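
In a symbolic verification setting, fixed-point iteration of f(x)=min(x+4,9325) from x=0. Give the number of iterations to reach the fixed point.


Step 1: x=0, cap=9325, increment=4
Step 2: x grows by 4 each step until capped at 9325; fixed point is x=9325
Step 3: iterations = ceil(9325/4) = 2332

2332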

-*-*-

◆ Goal of the exercise: Please output the listing in full, exactly as it was given above.

◆ Output for this exercise:
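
In a symbolic verification setting, fixed-point iteration of f(x)=min(x+4,9325) from x=0. Give the number of iterations to reach the fixed point.


Step 1: x=0, cap=9325, increment=4
Step 2: x grows by 4 each step until capped at 9325; fixed point is x=9325
Step 3: iterations = ceil(9325/4) = 2332

2332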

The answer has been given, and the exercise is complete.